EXERCISE INSTRUCTIONS: Go through the entries below and pick out every line with "before".

Saved data entries:
Content starts

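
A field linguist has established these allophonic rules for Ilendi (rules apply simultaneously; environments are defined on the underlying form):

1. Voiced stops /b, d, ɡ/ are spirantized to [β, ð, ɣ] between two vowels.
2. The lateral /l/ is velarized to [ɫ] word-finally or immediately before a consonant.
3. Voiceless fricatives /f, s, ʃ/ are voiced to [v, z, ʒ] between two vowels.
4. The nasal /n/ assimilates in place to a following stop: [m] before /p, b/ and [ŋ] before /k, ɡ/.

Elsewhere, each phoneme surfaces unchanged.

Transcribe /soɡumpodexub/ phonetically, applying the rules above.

/s/ (word-initial) fails the environment for rule 3, so it stays [s].
/o/ stays [o].
/ɡ/ — between /o/ and /u/, between two vowels — surfaces as [ɣ] (rule 1).
/u/ (between /ɡ/ and /m/) is unaffected → [u].
/m/ (between /u/ and /p/): no rule targets it → [m].
/p/ (between /m/ and /o/) is unaffected → [p].
/o/ (between /p/ and /d/): no rule targets it → [o].
/d/ (between /o/ and /e/) occurs between two vowels → [ð] by rule 1.
/e/ (between /d/ and /x/): no rule targets it → [e].
/x/ (between /e/ and /u/): no rule targets it → [x].
/u/ (between /x/ and /b/): no rule targets it → [u].
/b/ (word-final) is in the target of rule 1 but the environment (between two vowels) is not met → [b].

[soɣumpoðexub]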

Content ends

ANSWER SECTION:
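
2. The lateral /l/ is velarized to [ɫ] word-finally or immediately before a consonant.
4. The nasal /n/ assimilates in place to a following stop: [m] before /p, b/ and [ŋ] before /k, ɡ/.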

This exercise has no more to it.